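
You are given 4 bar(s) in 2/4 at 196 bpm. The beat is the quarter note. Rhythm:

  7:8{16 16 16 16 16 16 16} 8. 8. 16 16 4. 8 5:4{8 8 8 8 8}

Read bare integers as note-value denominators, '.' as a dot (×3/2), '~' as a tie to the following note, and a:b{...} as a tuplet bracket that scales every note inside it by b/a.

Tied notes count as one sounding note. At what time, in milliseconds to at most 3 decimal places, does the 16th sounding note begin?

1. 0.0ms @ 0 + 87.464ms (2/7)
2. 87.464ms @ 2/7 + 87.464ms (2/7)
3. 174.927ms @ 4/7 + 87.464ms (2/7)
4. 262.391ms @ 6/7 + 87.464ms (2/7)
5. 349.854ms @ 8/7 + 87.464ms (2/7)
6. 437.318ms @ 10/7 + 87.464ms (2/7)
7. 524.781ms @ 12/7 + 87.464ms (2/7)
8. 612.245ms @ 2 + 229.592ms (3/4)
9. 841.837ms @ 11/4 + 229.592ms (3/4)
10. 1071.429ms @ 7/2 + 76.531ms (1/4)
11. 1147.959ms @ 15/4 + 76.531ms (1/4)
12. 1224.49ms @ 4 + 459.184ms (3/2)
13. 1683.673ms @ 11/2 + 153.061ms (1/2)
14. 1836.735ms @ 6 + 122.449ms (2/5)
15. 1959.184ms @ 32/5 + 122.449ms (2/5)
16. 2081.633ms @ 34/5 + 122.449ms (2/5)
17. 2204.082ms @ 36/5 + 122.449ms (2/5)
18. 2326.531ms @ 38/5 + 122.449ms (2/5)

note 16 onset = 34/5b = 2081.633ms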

- TASK -
Transcribe, please, every line from the first line of the listing above through the line with "Read bare integers". Keep both ends and nothing else.

- TASK RESULT -
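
You are given 4 bar(s) in 2/4 at 196 bpm. The beat is the quarter note. Rhythm:

  7:8{16 16 16 16 16 16 16} 8. 8. 16 16 4. 8 5:4{8 8 8 8 8}

Read bare integers as note-value denominators, '.' as a dot (×3/2), '~' as a tie to the following note, and a:b{...} as a tuplet bracket that scales every note inside it by b/a.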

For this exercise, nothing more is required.